Instructions to follow: Would you please copy the part of the material below that opens with the line containing "Consider the Diophantine equation x² − 279y²" and closes with the line containing "Here d = 274."? Copy it exactly, and only it.

Source information:
· · · ·
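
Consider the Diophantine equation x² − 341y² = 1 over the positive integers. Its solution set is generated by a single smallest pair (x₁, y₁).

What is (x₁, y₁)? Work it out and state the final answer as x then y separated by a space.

d=341: √d = [18; 2,6,1,8,2,…,6,2,36] (ℓ=14, even), read p_13/q_13
k=0  a_k=18  p_k/q_k = 18/1
k=1  a_k=2  p_k/q_k = 37/2
k=2  a_k=6  p_k/q_k = 240/13
k=3  a_k=1  p_k/q_k = 277/15
…
k=5  a_k=2  p_k/q_k = 5189/281
k=6  a_k=1  p_k/q_k = 7645/414
k=7  a_k=2  p_k/q_k = 20479/1109
…
k=9  a_k=2  p_k/q_k = 76727/4155
k=10  a_k=8  p_k/q_k = 641940/34763
…
k=12  a_k=6  p_k/q_k = 4953942/268271
k=13  a_k=2  p_k/q_k = 10626551/575460
fundamental: x₁=10626551, y₁=575460  (since 112923586155601 − 341·331154211600 = 1)

10626551 575460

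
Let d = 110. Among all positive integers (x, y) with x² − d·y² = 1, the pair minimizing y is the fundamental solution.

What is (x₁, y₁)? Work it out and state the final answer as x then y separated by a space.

21 2

d=110: √d = [10; 2,20] (ℓ=2, even), read p_1/q_1
k=0  a_k=10  p_k/q_k = 10/1
k=1  a_k=2  p_k/q_k = 21/2
fundamental: x₁=21, y₁=2  (since 441 − 110·4 = 1)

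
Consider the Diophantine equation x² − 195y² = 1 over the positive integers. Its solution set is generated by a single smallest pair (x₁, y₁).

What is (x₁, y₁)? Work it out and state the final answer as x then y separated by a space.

14 1

√195 → a₀=13, period (1,26); ℓ=2 even so k=1
k=0  a_k=13  p_k/q_k = 13/1
k=1  a_k=1  p_k/q_k = 14/1
fundamental: x₁=14, y₁=1  (since 196 − 195·1 = 1)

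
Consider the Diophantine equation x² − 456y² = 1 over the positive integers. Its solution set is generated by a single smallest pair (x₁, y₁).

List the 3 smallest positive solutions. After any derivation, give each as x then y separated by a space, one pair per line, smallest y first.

[21; 2,1,4,1,2,42] for √456; ℓ=6 ⇒ convergent index 5
step 0: (21, 1)  from 21·(1,0) + (0,1)
…
step 2: (64, 3)  from 1·(43,2) + (21,1)
step 3: (299, 14)  from 4·(64,3) + (43,2)
step 4: (363, 17)  from 1·(299,14) + (64,3)
step 5: (1025, 48)  from 2·(363,17) + (299,14)
→ (1025, 48).  Check: 1025²=1050625, 456·48²=1050624, difference 1.
(1025+48√456)^2 = 2101249 + 98400√456
(1025+48√456)^3 = 4307559425 + 201719952√456

1025 48
2101249 98400
4307559425 201719952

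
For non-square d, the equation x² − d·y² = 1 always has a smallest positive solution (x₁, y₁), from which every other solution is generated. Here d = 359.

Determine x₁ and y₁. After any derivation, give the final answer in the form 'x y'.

√359 = [18; 1,17,1,36, …], period ℓ=4 (even) → k=3
i=0: a=18 ⇒ p=18, q=1
…
i=2: a=17 ⇒ p=341, q=18
i=3: a=1 ⇒ p=360, q=19
fundamental: x₁=360, y₁=19  (since 129600 − 359·361 = 1)

360 19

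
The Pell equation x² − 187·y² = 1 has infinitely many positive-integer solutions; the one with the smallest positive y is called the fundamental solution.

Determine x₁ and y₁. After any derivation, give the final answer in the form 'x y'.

1682 123

[13; 1,2,13,2,1,26] for √187; ℓ=6 ⇒ convergent index 5
a_0=13:  p_0=13·1+0=13,  q_0=13·0+1=1
a_1=1:  p_1=1·13+1=14,  q_1=1·1+0=1
…
a_4=2:  p_4=2·547+41=1135,  q_4=2·40+3=83
a_5=1:  p_5=1·1135+547=1682,  q_5=1·83+40=123
fundamental: x₁=1682, y₁=123  (since 2829124 − 187·15129 = 1)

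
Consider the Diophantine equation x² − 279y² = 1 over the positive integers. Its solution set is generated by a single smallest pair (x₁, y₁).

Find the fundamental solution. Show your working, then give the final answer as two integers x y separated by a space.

1520 91

[16; 1,2,2,1,2,2,1,32] for √279; ℓ=8 ⇒ convergent index 7
k=0  a_k=16  p_k/q_k = 16/1
k=1  a_k=1  p_k/q_k = 17/1
k=2  a_k=2  p_k/q_k = 50/3
k=3  a_k=2  p_k/q_k = 117/7
k=4  a_k=1  p_k/q_k = 167/10
…
k=6  a_k=2  p_k/q_k = 1069/64
k=7  a_k=1  p_k/q_k = 1520/91
fundamental: x₁=1520, y₁=91  (since 2310400 − 279·8281 = 1)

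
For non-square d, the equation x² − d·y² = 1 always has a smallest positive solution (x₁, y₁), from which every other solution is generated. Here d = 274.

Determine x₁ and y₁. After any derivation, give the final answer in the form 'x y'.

√274 → a₀=16, period (1,1,4,4,1,1,32); ℓ=7 odd so k=13
step 0: (16, 1)  from 16·(1,0) + (0,1)
…
step 3: (149, 9)  from 4·(33,2) + (17,1)
…
step 7: (45802, 2767)  from 32·(1407,85) + (778,47)
…
step 9: (93011, 5619)  from 1·(47209,2852) + (45802,2767)
step 10: (419253, 25328)  from 4·(93011,5619) + (47209,2852)
step 11: (1770023, 106931)  from 4·(419253,25328) + (93011,5619)
step 12: (2189276, 132259)  from 1·(1770023,106931) + (419253,25328)
step 13: (3959299, 239190)  from 1·(2189276,132259) + (1770023,106931)
→ (3959299, 239190).  Check: 3959299²=15676048571401, 274·239190²=15676048571400, difference 1.

3959299 239190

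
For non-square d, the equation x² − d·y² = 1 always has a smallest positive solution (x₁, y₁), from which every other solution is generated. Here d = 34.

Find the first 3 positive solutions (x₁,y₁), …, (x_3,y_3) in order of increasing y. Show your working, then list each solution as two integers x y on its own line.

√34 → a₀=5, period (1,4,1,10); ℓ=4 even so k=3
a_0=5:  p_0=5·1+0=5,  q_0=5·0+1=1
a_1=1:  p_1=1·5+1=6,  q_1=1·1+0=1
a_2=4:  p_2=4·6+5=29,  q_2=4·1+1=5
a_3=1:  p_3=1·29+6=35,  q_3=1·5+1=6
(x₁, y₁) = (35, 6);  35² − 34·6² = 1 ✓
(x_2, y_2) = (35·35 + 34·6·6, 35·6 + 6·35) = (2449, 420)
(x_3, y_3) = (35·2449 + 34·6·420, 35·420 + 6·2449) = (171395, 29394)

35 6
2449 420
171395 29394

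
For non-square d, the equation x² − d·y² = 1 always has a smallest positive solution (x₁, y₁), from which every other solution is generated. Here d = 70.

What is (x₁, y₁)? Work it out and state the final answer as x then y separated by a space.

√70 → a₀=8, period (2,1,2,1,2,16); ℓ=6 even so k=5
step 0: (8, 1)  from 8·(1,0) + (0,1)
step 1: (17, 2)  from 2·(8,1) + (1,0)
step 2: (25, 3)  from 1·(17,2) + (8,1)
step 3: (67, 8)  from 2·(25,3) + (17,2)
step 4: (92, 11)  from 1·(67,8) + (25,3)
step 5: (251, 30)  from 2·(92,11) + (67,8)
→ (251, 30).  Check: 251²=63001, 70·30²=63000, difference 1.

251 30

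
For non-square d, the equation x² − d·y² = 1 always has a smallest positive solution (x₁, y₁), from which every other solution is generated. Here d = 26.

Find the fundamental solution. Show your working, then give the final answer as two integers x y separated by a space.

51 10

√26 → a₀=5, period (10); ℓ=1 odd so k=1
k=0  a_k=5  p_k/q_k = 5/1
k=1  a_k=10  p_k/q_k = 51/10
(x₁, y₁) = (51, 10);  51² − 26·10² = 1 ✓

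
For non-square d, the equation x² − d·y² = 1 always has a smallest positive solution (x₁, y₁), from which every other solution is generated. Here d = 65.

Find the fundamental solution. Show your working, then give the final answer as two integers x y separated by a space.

[8; 16] for √65; ℓ=1 ⇒ convergent index 1
k=0  a_k=8  p_k/q_k = 8/1
k=1  a_k=16  p_k/q_k = 129/16
(x₁, y₁) = (129, 16);  129² − 65·16² = 1 ✓

129 16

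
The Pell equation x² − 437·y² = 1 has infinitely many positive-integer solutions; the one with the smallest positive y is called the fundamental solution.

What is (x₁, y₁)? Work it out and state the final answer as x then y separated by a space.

4599 220

√437 → a₀=20, period (1,9,2,9,1,40); ℓ=6 even so k=5
i=0: a=20 ⇒ p=20, q=1
i=1: a=1 ⇒ p=21, q=1
i=2: a=9 ⇒ p=209, q=10
i=3: a=2 ⇒ p=439, q=21
i=4: a=9 ⇒ p=4160, q=199
i=5: a=1 ⇒ p=4599, q=220
→ (4599, 220).  Check: 4599²=21150801, 437·220²=21150800, difference 1.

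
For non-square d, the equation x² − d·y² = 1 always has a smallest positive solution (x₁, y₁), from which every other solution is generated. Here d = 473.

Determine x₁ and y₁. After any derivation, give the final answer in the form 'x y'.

√473 → a₀=21, period (1,2,1,42); ℓ=4 even so k=3
i=0: a=21 ⇒ p=21, q=1
i=1: a=1 ⇒ p=22, q=1
i=2: a=2 ⇒ p=65, q=3
i=3: a=1 ⇒ p=87, q=4
fundamental: x₁=87, y₁=4  (since 7569 − 473·16 = 1)

87 4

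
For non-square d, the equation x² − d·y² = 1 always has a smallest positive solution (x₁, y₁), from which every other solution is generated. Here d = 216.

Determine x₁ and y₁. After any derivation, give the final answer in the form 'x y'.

485 33

√216 → a₀=14, period (1,2,3,2,1,28); ℓ=6 even so k=5
step 0: (14, 1)  from 14·(1,0) + (0,1)
step 1: (15, 1)  from 1·(14,1) + (1,0)
step 2: (44, 3)  from 2·(15,1) + (14,1)
step 3: (147, 10)  from 3·(44,3) + (15,1)
step 4: (338, 23)  from 2·(147,10) + (44,3)
step 5: (485, 33)  from 1·(338,23) + (147,10)
fundamental: x₁=485, y₁=33  (since 235225 − 216·1089 = 1)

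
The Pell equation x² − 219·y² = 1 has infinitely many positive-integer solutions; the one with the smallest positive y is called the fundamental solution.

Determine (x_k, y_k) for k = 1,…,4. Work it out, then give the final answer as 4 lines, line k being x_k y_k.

74 5
10951 740
1620674 109515
239848801 16207480

√219 = [14; 1,3,1,28, …], period ℓ=4 (even) → k=3
step 0: (14, 1)  from 14·(1,0) + (0,1)
…
step 2: (59, 4)  from 3·(15,1) + (14,1)
step 3: (74, 5)  from 1·(59,4) + (15,1)
(x₁, y₁) = (74, 5);  74² − 219·5² = 1 ✓
(x_2, y_2) = (74·74 + 219·5·5, 74·5 + 5·74) = (10951, 740)
(x_3, y_3) = (74·10951 + 219·5·740, 74·740 + 5·10951) = (1620674, 109515)
(x_4, y_4) = (74·1620674 + 219·5·109515, 74·109515 + 5·1620674) = (239848801, 16207480)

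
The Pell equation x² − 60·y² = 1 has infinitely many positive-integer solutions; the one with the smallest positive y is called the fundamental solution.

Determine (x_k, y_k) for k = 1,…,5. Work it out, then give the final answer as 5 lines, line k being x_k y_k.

d=60: √d = [7; 1,2,1,14] (ℓ=4, even), read p_3/q_3
k=0  a_k=7  p_k/q_k = 7/1
…
k=2  a_k=2  p_k/q_k = 23/3
k=3  a_k=1  p_k/q_k = 31/4
fundamental: x₁=31, y₁=4  (since 961 − 60·16 = 1)
(x_2, y_2) = (31·31 + 60·4·4, 31·4 + 4·31) = (1921, 248)
(x_3, y_3) = (31·1921 + 60·4·248, 31·248 + 4·1921) = (119071, 15372)
(x_4, y_4) = (31·119071 + 60·4·15372, 31·15372 + 4·119071) = (7380481, 952816)
(x_5, y_5) = (31·7380481 + 60·4·952816, 31·952816 + 4·7380481) = (457470751, 59059220)

31 4
1921 248
119071 15372
7380481 952816
457470751 59059220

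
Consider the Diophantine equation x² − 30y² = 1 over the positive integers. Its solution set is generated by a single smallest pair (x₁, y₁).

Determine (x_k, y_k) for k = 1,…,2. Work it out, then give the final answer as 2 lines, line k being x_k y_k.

√30 = [5; 2,10, …], period ℓ=2 (even) → k=1
k=0  a_k=5  p_k/q_k = 5/1
k=1  a_k=2  p_k/q_k = 11/2
(x₁, y₁) = (11, 2);  11² − 30·2² = 1 ✓
(x_2, y_2) = (11·11 + 30·2·2, 11·2 + 2·11) = (241, 44)

11 2
241 44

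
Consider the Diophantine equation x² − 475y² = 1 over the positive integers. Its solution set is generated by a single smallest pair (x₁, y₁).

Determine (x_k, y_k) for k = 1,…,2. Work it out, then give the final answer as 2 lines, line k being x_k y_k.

d=475: √d = [21; 1,3,1,6,2,6,1,3,1,42] (ℓ=10, even), read p_9/q_9
i=0: a=21 ⇒ p=21, q=1
i=1: a=1 ⇒ p=22, q=1
…
i=4: a=6 ⇒ p=741, q=34
i=5: a=2 ⇒ p=1591, q=73
…
i=8: a=3 ⇒ p=45921, q=2107
i=9: a=1 ⇒ p=57799, q=2652
fundamental: x₁=57799, y₁=2652  (since 3340724401 − 475·7033104 = 1)
n=2: (57799,2652)∘(57799,2652) = (57799·57799+475·2652·2652, 57799·2652+2652·57799) = (6681448801,306565896)

57799 2652
6681448801 306565896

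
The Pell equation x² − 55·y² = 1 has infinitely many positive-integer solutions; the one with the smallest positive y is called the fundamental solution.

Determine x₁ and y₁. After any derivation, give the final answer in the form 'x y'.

89 12

[7; 2,2,2,14] for √55; ℓ=4 ⇒ convergent index 3
i=0: a=7 ⇒ p=7, q=1
…
i=2: a=2 ⇒ p=37, q=5
i=3: a=2 ⇒ p=89, q=12
fundamental: x₁=89, y₁=12  (since 7921 − 55·144 = 1)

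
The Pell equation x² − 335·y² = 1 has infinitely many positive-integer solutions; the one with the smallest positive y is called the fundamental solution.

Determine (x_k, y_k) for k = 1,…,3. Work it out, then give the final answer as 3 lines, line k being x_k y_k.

604 33
729631 39864
881393644 48155679

√335 → a₀=18, period (3,3,3,36); ℓ=4 even so k=3
step 0: (18, 1)  from 18·(1,0) + (0,1)
step 1: (55, 3)  from 3·(18,1) + (1,0)
step 2: (183, 10)  from 3·(55,3) + (18,1)
step 3: (604, 33)  from 3·(183,10) + (55,3)
(x₁, y₁) = (604, 33);  604² − 335·33² = 1 ✓
(604+33√335)^2 = 729631 + 39864√335
(604+33√335)^3 = 881393644 + 48155679√335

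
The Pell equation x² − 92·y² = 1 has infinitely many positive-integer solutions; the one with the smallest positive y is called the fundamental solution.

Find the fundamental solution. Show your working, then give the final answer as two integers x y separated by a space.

1151 120

[9; 1,1,2,4,2,1,1,18] for √92; ℓ=8 ⇒ convergent index 7
k=0  a_k=9  p_k/q_k = 9/1
k=1  a_k=1  p_k/q_k = 10/1
k=2  a_k=1  p_k/q_k = 19/2
k=3  a_k=2  p_k/q_k = 48/5
k=4  a_k=4  p_k/q_k = 211/22
k=5  a_k=2  p_k/q_k = 470/49
k=6  a_k=1  p_k/q_k = 681/71
k=7  a_k=1  p_k/q_k = 1151/120
fundamental: x₁=1151, y₁=120  (since 1324801 − 92·14400 = 1)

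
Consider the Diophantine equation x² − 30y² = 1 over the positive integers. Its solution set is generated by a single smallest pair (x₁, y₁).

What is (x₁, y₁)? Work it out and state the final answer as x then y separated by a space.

d=30: √d = [5; 2,10] (ℓ=2, even), read p_1/q_1
i=0: a=5 ⇒ p=5, q=1
i=1: a=2 ⇒ p=11, q=2
(x₁, y₁) = (11, 2);  11² − 30·2² = 1 ✓

11 2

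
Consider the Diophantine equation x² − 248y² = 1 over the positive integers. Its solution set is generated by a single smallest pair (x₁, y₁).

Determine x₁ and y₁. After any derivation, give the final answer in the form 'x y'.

63 4

[15; 1,2,1,30] for √248; ℓ=4 ⇒ convergent index 3
i=0: a=15 ⇒ p=15, q=1
i=1: a=1 ⇒ p=16, q=1
i=2: a=2 ⇒ p=47, q=3
i=3: a=1 ⇒ p=63, q=4
→ (63, 4).  Check: 63²=3969, 248·4²=3968, difference 1.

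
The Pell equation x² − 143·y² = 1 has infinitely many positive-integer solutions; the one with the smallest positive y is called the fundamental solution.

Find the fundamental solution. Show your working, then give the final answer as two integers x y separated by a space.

√143 = [11; 1,22, …], period ℓ=2 (even) → k=1
i=0: a=11 ⇒ p=11, q=1
i=1: a=1 ⇒ p=12, q=1
(x₁, y₁) = (12, 1);  12² − 143·1² = 1 ✓

12 1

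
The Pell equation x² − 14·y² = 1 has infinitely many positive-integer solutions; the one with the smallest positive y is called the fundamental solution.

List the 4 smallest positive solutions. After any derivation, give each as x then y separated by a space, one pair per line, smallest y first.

15 4
449 120
13455 3596
403201 107760

√14 = [3; 1,2,1,6, …], period ℓ=4 (even) → k=3
k=0  a_k=3  p_k/q_k = 3/1
k=1  a_k=1  p_k/q_k = 4/1
k=2  a_k=2  p_k/q_k = 11/3
k=3  a_k=1  p_k/q_k = 15/4
(x₁, y₁) = (15, 4);  15² − 14·4² = 1 ✓
(x_2, y_2) = (15·15 + 14·4·4, 15·4 + 4·15) = (449, 120)
(x_3, y_3) = (15·449 + 14·4·120, 15·120 + 4·449) = (13455, 3596)
(x_4, y_4) = (15·13455 + 14·4·3596, 15·3596 + 4·13455) = (403201, 107760)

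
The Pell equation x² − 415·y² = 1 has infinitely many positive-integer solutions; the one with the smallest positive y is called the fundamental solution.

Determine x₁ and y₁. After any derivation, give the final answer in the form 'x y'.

18412804 903849

√415 = [20; 2,1,2,4,6,…,1,2,40, …], period ℓ=16 (even) → k=15
k=0  a_k=20  p_k/q_k = 20/1
k=1  a_k=2  p_k/q_k = 41/2
k=2  a_k=1  p_k/q_k = 61/3
k=3  a_k=2  p_k/q_k = 163/8
k=4  a_k=4  p_k/q_k = 713/35
k=5  a_k=6  p_k/q_k = 4441/218
k=6  a_k=1  p_k/q_k = 5154/253
…
k=8  a_k=3  p_k/q_k = 33939/1666
k=9  a_k=1  p_k/q_k = 43534/2137
k=10  a_k=1  p_k/q_k = 77473/3803
k=11  a_k=6  p_k/q_k = 508372/24955
k=12  a_k=4  p_k/q_k = 2110961/103623
k=13  a_k=2  p_k/q_k = 4730294/232201
k=14  a_k=1  p_k/q_k = 6841255/335824
k=15  a_k=2  p_k/q_k = 18412804/903849
fundamental: x₁=18412804, y₁=903849  (since 339031351142416 − 415·816943014801 = 1)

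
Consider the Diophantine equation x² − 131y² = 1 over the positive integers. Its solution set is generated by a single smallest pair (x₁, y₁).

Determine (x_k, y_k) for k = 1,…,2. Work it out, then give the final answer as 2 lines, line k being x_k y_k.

d=131: √d = [11; 2,4,11,4,2,22] (ℓ=6, even), read p_5/q_5
a_0=11:  p_0=11·1+0=11,  q_0=11·0+1=1
a_1=2:  p_1=2·11+1=23,  q_1=2·1+0=2
…
a_4=4:  p_4=4·1156+103=4727,  q_4=4·101+9=413
a_5=2:  p_5=2·4727+1156=10610,  q_5=2·413+101=927
fundamental: x₁=10610, y₁=927  (since 112572100 − 131·859329 = 1)
k=2:  x_2 = 10610·10610+131·927·927 = 225144199,  y_2 = 10610·927+927·10610 = 19670940

10610 927
225144199 19670940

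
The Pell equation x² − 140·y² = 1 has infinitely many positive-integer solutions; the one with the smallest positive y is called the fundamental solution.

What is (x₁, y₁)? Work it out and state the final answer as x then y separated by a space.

71 6

[11; 1,4,1,22] for √140; ℓ=4 ⇒ convergent index 3
i=0: a=11 ⇒ p=11, q=1
i=1: a=1 ⇒ p=12, q=1
i=2: a=4 ⇒ p=59, q=5
i=3: a=1 ⇒ p=71, q=6
fundamental: x₁=71, y₁=6  (since 5041 − 140·36 = 1)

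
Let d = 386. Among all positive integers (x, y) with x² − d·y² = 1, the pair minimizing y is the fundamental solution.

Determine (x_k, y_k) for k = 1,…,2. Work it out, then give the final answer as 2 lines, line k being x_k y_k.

111555 5678
24889036049 1266818580

d=386: √d = [19; 1,1,1,4,1,18,1,4,1,1,1,38] (ℓ=12, even), read p_11/q_11
a_0=19:  p_0=19·1+0=19,  q_0=19·0+1=1
a_1=1:  p_1=1·19+1=20,  q_1=1·1+0=1
…
a_5=1:  p_5=1·275+59=334,  q_5=1·14+3=17
…
a_7=1:  p_7=1·6287+334=6621,  q_7=1·320+17=337
…
a_10=1:  p_10=1·39392+32771=72163,  q_10=1·2005+1668=3673
a_11=1:  p_11=1·72163+39392=111555,  q_11=1·3673+2005=5678
(x₁, y₁) = (111555, 5678);  111555² − 386·5678² = 1 ✓
(111555+5678√386)^2 = 24889036049 + 1266818580√386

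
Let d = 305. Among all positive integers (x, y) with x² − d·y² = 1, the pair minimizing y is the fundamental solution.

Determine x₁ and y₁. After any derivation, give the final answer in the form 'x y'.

√305 = [17; 2,6,2,34, …], period ℓ=4 (even) → k=3
i=0: a=17 ⇒ p=17, q=1
i=1: a=2 ⇒ p=35, q=2
i=2: a=6 ⇒ p=227, q=13
i=3: a=2 ⇒ p=489, q=28
fundamental: x₁=489, y₁=28  (since 239121 − 305·784 = 1)

489 28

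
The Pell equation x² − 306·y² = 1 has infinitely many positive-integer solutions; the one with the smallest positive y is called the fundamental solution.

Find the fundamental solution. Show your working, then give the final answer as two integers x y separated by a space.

35 2

√306 → a₀=17, period (2,34); ℓ=2 even so k=1
k=0  a_k=17  p_k/q_k = 17/1
k=1  a_k=2  p_k/q_k = 35/2
fundamental: x₁=35, y₁=2  (since 1225 − 306·4 = 1)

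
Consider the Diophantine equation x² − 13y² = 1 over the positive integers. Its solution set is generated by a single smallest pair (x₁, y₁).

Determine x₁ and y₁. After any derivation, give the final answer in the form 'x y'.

649 180

√13 = [3; 1,1,1,1,6, …], period ℓ=5 (odd) → k=9
a_0=3:  p_0=3·1+0=3,  q_0=3·0+1=1
…
a_8=1:  p_8=1·256+137=393,  q_8=1·71+38=109
a_9=1:  p_9=1·393+256=649,  q_9=1·109+71=180
→ (649, 180).  Check: 649²=421201, 13·180²=421200, difference 1.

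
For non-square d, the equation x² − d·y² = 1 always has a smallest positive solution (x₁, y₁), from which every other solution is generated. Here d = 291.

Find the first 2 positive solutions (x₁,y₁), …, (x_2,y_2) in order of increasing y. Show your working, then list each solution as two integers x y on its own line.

290 17
168199 9860

d=291: √d = [17; 17,34] (ℓ=2, even), read p_1/q_1
k=0  a_k=17  p_k/q_k = 17/1
k=1  a_k=17  p_k/q_k = 290/17
→ (290, 17).  Check: 290²=84100, 291·17²=84099, difference 1.
k=2:  x_2 = 290·290+291·17·17 = 168199,  y_2 = 290·17+17·290 = 9860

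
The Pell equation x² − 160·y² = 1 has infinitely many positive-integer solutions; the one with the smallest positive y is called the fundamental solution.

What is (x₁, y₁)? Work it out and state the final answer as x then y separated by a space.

721 57

√160 = [12; 1,1,1,5,1,1,1,24, …], period ℓ=8 (even) → k=7
i=0: a=12 ⇒ p=12, q=1
…
i=3: a=1 ⇒ p=38, q=3
…
i=6: a=1 ⇒ p=468, q=37
i=7: a=1 ⇒ p=721, q=57
(x₁, y₁) = (721, 57);  721² − 160·57² = 1 ✓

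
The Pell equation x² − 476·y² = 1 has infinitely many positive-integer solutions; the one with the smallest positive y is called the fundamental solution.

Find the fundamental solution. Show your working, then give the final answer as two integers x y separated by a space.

√476 → a₀=21, period (1,4,2,10,2,4,1,42); ℓ=8 even so k=7
step 0: (21, 1)  from 21·(1,0) + (0,1)
…
step 2: (109, 5)  from 4·(22,1) + (21,1)
…
step 5: (5258, 241)  from 2·(2509,115) + (240,11)
step 6: (23541, 1079)  from 4·(5258,241) + (2509,115)
step 7: (28799, 1320)  from 1·(23541,1079) + (5258,241)
→ (28799, 1320).  Check: 28799²=829382401, 476·1320²=829382400, difference 1.

28799 1320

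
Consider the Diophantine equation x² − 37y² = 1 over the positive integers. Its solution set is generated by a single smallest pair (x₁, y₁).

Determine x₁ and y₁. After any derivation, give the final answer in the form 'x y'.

√37 = [6; 12, …], period ℓ=1 (odd) → k=1
a_0=6:  p_0=6·1+0=6,  q_0=6·0+1=1
a_1=12:  p_1=12·6+1=73,  q_1=12·1+0=12
(x₁, y₁) = (73, 12);  73² − 37·12² = 1 ✓

73 12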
· · · ·
Result:
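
Consider the Diophantine equation x² − 279y² = 1 over the positive integers. Its solution set is generated by a single smallest pair (x₁, y₁).

Find the fundamental solution. Show your working, then give the final answer as two integers x y separated by a space.

1520 91

[16; 1,2,2,1,2,2,1,32] for √279; ℓ=8 ⇒ convergent index 7
k=0  a_k=16  p_k/q_k = 16/1
k=1  a_k=1  p_k/q_k = 17/1
k=2  a_k=2  p_k/q_k = 50/3
k=3  a_k=2  p_k/q_k = 117/7
k=4  a_k=1  p_k/q_k = 167/10
…
k=6  a_k=2  p_k/q_k = 1069/64
k=7  a_k=1  p_k/q_k = 1520/91
fundamental: x₁=1520, y₁=91  (since 2310400 − 279·8281 = 1)

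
For non-square d, the equation x² − d·y² = 1 always has a smallest positive solution (x₁, y₁), from which every other solution is generated. Here d = 274.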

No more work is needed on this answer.